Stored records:
== Segment start ==

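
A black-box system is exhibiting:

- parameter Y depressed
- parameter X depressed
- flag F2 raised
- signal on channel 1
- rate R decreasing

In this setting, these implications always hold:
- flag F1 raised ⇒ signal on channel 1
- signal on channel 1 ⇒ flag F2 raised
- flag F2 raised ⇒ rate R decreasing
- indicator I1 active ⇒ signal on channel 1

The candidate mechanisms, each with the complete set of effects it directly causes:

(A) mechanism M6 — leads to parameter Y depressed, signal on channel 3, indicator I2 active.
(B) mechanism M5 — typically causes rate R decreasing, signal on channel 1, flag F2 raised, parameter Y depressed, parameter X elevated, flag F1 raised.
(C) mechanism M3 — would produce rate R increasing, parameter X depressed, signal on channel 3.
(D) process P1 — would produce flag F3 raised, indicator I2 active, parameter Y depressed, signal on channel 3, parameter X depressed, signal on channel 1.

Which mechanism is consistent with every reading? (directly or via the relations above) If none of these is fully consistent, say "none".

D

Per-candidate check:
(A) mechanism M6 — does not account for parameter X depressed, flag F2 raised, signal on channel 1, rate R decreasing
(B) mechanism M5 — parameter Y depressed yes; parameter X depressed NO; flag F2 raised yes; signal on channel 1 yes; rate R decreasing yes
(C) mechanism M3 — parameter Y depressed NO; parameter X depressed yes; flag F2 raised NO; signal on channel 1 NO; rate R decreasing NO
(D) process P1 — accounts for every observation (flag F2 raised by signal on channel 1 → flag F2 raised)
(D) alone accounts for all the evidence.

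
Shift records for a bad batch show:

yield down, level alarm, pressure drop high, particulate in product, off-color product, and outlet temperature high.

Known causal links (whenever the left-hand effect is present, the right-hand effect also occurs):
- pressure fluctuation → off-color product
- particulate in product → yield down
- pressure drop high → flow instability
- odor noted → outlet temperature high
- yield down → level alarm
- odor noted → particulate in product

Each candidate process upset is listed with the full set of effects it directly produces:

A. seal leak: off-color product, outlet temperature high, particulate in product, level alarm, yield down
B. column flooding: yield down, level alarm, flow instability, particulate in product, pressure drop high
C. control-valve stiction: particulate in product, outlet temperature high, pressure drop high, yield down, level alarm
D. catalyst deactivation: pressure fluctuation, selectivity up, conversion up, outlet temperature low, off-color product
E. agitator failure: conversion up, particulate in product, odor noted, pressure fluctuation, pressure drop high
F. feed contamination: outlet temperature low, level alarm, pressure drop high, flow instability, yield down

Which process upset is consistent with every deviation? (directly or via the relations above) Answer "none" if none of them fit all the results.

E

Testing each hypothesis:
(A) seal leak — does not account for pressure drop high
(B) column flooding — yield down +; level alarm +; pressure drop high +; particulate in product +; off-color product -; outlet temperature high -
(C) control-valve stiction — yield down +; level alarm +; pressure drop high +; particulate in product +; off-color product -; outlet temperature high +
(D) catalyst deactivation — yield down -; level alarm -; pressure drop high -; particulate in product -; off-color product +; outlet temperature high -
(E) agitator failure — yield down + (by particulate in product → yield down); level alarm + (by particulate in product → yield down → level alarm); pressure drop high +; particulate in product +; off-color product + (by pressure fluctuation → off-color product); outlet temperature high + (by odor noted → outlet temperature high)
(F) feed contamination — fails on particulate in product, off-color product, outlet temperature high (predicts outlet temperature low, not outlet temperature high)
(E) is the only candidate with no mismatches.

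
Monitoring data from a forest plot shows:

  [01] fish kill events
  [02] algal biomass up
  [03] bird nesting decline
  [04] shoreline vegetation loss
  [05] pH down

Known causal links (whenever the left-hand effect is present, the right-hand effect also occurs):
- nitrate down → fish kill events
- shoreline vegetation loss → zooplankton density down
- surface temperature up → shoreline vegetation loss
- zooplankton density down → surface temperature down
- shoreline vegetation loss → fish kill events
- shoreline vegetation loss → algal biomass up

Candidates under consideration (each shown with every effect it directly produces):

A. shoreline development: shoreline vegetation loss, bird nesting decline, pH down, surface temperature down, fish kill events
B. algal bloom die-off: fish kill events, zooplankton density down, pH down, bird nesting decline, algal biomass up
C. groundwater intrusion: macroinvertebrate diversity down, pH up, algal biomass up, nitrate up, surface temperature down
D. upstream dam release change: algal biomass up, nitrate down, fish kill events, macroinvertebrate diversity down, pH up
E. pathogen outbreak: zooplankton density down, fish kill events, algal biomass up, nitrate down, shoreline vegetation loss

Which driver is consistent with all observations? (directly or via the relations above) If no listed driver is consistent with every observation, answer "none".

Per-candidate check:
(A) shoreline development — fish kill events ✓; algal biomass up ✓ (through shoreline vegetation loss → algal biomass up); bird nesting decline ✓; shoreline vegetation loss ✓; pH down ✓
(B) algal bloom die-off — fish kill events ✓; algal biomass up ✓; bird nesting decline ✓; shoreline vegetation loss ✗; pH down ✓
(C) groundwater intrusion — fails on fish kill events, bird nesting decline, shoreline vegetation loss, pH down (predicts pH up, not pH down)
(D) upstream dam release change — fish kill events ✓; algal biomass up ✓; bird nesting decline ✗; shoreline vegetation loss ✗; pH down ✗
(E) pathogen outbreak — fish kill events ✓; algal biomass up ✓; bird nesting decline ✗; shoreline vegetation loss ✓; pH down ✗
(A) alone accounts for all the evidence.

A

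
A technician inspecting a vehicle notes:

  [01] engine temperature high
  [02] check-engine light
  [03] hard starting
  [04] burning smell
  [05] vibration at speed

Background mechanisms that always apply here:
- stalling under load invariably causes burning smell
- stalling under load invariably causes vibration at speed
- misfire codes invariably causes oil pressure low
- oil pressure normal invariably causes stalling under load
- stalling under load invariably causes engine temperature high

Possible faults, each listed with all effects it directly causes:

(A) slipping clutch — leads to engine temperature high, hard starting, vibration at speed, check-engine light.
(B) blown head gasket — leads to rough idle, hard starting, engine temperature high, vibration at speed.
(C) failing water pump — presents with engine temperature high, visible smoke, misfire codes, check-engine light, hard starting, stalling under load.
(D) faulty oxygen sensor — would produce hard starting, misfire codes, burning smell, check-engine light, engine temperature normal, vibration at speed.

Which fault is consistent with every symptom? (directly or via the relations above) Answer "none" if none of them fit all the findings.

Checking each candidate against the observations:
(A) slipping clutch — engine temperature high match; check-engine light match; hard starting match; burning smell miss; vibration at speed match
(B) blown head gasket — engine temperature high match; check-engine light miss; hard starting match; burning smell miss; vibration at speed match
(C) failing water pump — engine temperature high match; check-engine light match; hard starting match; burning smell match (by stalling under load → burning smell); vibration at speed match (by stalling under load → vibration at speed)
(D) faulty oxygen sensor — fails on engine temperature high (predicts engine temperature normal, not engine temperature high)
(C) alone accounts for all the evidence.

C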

== Segment end ==

Taking the entries from their first line through the line with "(D) process P1 — would", inclusive, restate each line word for word and give nothing else.

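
A black-box system is exhibiting:

- parameter Y depressed
- parameter X depressed
- flag F2 raised
- signal on channel 1
- rate R decreasing

In this setting, these implications always hold:
- flag F1 raised ⇒ signal on channel 1
- signal on channel 1 ⇒ flag F2 raised
- flag F2 raised ⇒ rate R decreasing
- indicator I1 active ⇒ signal on channel 1

The candidate mechanisms, each with the complete set of effects it directly causes:

(A) mechanism M6 — leads to parameter Y depressed, signal on channel 3, indicator I2 active.
(B) mechanism M5 — typically causes rate R decreasing, signal on channel 1, flag F2 raised, parameter Y depressed, parameter X elevated, flag F1 raised.
(C) mechanism M3 — would produce rate R increasing, parameter X depressed, signal on channel 3.
(D) process P1 — would produce flag F3 raised, indicator I2 active, parameter Y depressed, signal on channel 3, parameter X depressed, signal on channel 1.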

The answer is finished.